Quote exactly the lines spanning from the top of the data below to the line that contains "f(6->4)=0, f(source->3)=2, f(source->6)=0.", including both.

(WORKING DATA Opens)

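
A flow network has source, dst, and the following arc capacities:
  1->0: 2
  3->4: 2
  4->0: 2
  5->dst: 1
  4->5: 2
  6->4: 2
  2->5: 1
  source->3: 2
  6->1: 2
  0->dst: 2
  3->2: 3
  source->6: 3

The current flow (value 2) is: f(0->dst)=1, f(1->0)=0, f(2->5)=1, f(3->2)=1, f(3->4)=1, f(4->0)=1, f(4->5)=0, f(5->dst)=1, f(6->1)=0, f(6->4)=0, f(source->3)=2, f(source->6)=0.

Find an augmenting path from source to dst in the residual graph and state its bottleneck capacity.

Residual along source->6->4->0->dst: source->6: 3, 6->4: 2, 4->0: 1, 0->dst: 1.
Bottleneck = min = 1.

source->6->4->0->dst, bottleneck 1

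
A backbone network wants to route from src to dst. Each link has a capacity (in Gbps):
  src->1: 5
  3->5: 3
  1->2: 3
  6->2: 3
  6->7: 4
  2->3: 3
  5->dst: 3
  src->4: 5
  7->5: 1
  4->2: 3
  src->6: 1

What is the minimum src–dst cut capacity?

3

Max flow = 3 (via 2 augmenting paths).
In the residual at optimum, the set reachable from src is {1, 2, 3, 4, 5, 6, 7, src}.
Cut edges: 5->dst (cap 3). Sum = 3.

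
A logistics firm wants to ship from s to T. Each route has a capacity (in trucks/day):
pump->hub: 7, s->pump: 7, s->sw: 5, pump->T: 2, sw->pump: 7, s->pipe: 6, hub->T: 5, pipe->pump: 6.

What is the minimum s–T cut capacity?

Max flow = 7 (via 2 augmenting paths).
In the residual at optimum, the set reachable from s is {hub, pipe, pump, s, sw}.
Cut edges: pump->T (cap 2), hub->T (cap 5). Sum = 7.

7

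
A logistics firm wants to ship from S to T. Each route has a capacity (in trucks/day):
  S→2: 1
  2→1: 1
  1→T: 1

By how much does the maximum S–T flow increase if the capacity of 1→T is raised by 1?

0

Original max flow = 1.
Edge 1→T does not cross the min cut (source side {S}), so extra capacity there cannot help.
New max flow = 1. Increase = 0.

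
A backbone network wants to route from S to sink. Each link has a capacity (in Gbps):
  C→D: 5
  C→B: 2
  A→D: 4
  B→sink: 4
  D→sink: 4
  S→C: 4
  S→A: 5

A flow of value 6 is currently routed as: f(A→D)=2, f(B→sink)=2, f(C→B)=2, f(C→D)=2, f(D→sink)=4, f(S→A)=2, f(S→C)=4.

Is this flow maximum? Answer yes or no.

Residual reachable from S: {A, C, D, S}; sink is not reachable.
Saturated cut: C→B, D→sink with total capacity 6 = current flow value. Flow is maximum.

Yes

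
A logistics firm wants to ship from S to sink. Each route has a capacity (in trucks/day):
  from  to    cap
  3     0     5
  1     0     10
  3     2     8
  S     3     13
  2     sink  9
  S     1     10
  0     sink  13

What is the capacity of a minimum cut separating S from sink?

Max flow = 21 (via 3 augmenting paths).
In the residual at optimum, the set reachable from S is {0, 1, 3, S}.
Cut edges: 3->2 (cap 8), 0->sink (cap 13). Sum = 21.

21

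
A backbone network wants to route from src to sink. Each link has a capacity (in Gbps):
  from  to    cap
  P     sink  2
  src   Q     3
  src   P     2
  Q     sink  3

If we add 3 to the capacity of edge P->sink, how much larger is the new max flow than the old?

Original max flow = 5.
Edge P->sink does not cross the min cut (source side {src}), so extra capacity there cannot help.
New max flow = 5. Increase = 0.

0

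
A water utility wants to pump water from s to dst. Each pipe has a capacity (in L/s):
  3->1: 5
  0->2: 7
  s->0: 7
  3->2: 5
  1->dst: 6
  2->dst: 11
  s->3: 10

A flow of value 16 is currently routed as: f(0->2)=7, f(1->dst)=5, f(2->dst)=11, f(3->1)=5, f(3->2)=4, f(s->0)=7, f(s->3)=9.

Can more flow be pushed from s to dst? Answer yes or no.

Residual reachable from s: {0, 2, 3, s}; dst is not reachable.
Saturated cut: 3->1, 2->dst with total capacity 16 = current flow value. Flow is maximum.

No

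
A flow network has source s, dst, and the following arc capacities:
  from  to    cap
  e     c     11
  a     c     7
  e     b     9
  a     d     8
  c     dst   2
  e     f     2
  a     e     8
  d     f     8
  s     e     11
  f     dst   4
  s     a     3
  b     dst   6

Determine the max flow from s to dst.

Augment s→a→c→dst: bottleneck 2. Total 2.
Augment s→e→f→dst: bottleneck 2. Total 4.
Augment s→e→b→dst: bottleneck 6. Total 10.
Augment s→a→d→f→dst: bottleneck 1. Total 11.
Augment s→e→c→a→d→f→dst: bottleneck 1. Total 12.
No augmenting path remains in the residual graph.

12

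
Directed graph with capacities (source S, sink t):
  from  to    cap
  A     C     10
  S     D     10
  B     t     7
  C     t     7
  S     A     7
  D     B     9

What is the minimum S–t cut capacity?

Max flow = 14 (via 2 augmenting paths).
In the residual at optimum, the set reachable from S is {B, D, S}.
Cut edges: S→A (cap 7), B→t (cap 7). Sum = 14.

14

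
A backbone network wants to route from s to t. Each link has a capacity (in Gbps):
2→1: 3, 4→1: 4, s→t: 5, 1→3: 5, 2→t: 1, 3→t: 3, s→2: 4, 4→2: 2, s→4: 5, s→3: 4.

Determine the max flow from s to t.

9

Augment s→t: bottleneck 5. Total 5.
Augment s→2→t: bottleneck 1. Total 6.
Augment s→3→t: bottleneck 3. Total 9.
No augmenting path remains in the residual graph.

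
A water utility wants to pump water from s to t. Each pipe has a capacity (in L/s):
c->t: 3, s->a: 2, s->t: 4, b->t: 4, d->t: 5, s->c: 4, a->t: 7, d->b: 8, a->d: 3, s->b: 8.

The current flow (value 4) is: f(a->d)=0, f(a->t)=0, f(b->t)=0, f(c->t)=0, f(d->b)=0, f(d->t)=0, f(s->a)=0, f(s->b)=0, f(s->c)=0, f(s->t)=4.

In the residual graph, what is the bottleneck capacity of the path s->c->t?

Residual capacities along the path: s->c: 4, c->t: 3.
Minimum is 3.

3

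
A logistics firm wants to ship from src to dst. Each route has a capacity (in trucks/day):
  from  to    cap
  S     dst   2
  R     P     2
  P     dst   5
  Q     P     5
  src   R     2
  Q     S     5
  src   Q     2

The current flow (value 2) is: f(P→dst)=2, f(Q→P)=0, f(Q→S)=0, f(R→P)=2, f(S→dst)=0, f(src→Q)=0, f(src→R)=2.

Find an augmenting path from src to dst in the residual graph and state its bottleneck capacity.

src→Q→P→dst, bottleneck 2

Residual along src→Q→P→dst: src→Q: 2, Q→P: 5, P→dst: 3.
Bottleneck = min = 2.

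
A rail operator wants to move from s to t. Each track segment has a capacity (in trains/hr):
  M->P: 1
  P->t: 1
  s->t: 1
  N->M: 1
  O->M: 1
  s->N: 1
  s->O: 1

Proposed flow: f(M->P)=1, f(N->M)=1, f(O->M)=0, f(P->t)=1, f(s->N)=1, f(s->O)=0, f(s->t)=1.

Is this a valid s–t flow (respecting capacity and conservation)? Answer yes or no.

Yes

Every edge has 0 ≤ f(e) ≤ cap(e).
At each intermediate node, inflow equals outflow.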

(WORKING DATA Closes)

## EXERCISE SOLUTION
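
A flow network has source, dst, and the following arc capacities:
  1->0: 2
  3->4: 2
  4->0: 2
  5->dst: 1
  4->5: 2
  6->4: 2
  2->5: 1
  source->3: 2
  6->1: 2
  0->dst: 2
  3->2: 3
  source->6: 3

The current flow (value 2) is: f(0->dst)=1, f(1->0)=0, f(2->5)=1, f(3->2)=1, f(3->4)=1, f(4->0)=1, f(4->5)=0, f(5->dst)=1, f(6->1)=0, f(6->4)=0, f(source->3)=2, f(source->6)=0.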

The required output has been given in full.